--- START ---
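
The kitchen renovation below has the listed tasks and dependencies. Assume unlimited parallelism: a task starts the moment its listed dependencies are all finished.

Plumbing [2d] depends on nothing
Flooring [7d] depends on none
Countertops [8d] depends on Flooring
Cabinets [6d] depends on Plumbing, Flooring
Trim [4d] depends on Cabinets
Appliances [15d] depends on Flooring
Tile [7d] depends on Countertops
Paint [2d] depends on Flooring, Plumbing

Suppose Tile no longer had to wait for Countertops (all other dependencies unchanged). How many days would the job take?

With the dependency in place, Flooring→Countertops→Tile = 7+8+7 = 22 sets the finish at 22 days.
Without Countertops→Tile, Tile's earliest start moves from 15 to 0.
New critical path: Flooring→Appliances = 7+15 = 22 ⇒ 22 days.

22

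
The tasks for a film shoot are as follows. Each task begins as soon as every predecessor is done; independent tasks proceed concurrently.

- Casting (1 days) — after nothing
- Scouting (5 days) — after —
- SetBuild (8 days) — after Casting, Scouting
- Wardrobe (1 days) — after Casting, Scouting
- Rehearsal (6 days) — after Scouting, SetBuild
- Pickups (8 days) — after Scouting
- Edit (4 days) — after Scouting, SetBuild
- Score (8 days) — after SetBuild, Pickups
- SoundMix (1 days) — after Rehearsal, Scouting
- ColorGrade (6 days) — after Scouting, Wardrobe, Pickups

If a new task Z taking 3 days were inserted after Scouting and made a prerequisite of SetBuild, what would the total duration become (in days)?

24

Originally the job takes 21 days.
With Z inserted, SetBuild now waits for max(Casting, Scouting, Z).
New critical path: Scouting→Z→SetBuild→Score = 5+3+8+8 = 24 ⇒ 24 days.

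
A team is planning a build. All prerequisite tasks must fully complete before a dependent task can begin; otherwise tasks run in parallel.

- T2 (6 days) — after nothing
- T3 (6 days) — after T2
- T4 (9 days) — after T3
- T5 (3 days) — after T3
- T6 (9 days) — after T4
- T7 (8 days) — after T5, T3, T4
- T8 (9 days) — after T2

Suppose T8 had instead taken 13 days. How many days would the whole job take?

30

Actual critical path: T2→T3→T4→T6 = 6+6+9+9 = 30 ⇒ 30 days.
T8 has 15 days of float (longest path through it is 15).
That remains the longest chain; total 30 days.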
--- END ---
§ ASSIGNED TASK
Output should match, line for line, the stretch of the material above from the line holding "- Score (8 days) — after SetBuild, Pickups" through the line holding "- ColorGrade (6".

§ RESPONSE AREA
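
- Score (8 days) — after SetBuild, Pickups
- SoundMix (1 days) — after Rehearsal, Scouting
- ColorGrade (6 days) — after Scouting, Wardrobe, Pickups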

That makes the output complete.